- How to complete this task -
Restate word for word the lines of the data below, from the first through the one that has "3) have background".

--- Supplied entries ---

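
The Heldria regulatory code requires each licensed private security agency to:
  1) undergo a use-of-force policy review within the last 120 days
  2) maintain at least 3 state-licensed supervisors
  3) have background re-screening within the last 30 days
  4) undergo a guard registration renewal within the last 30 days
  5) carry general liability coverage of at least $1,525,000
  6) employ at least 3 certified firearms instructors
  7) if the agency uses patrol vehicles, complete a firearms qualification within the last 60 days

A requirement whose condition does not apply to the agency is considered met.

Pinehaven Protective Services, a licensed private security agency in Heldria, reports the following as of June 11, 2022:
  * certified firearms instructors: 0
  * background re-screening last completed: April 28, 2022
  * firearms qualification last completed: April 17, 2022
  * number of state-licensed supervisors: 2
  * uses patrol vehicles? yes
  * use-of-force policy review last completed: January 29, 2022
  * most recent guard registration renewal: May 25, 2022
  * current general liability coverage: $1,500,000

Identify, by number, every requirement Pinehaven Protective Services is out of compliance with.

1, 2, 3, 5, 6

1. use-of-force policy review 133 days ago vs limit 120 → not met
2. state-licensed supervisors 2 < 3 → not met
3. background re-screening 44 days ago vs limit 30 → not met
4. guard registration renewal 17 days ago vs limit 30 → met
5. general liability coverage $1,500,000 < $1,525,000 → not met
6. certified firearms instructors 0 < 3 → not met
7. condition 'uses patrol vehicles' holds; firearms qualification 55 days ago vs limit 60 → met
Not met: 1, 2, 3, 5, 6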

---

- Answer area -
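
The Heldria regulatory code requires each licensed private security agency to:
  1) undergo a use-of-force policy review within the last 120 days
  2) maintain at least 3 state-licensed supervisors
  3) have background re-screening within the last 30 days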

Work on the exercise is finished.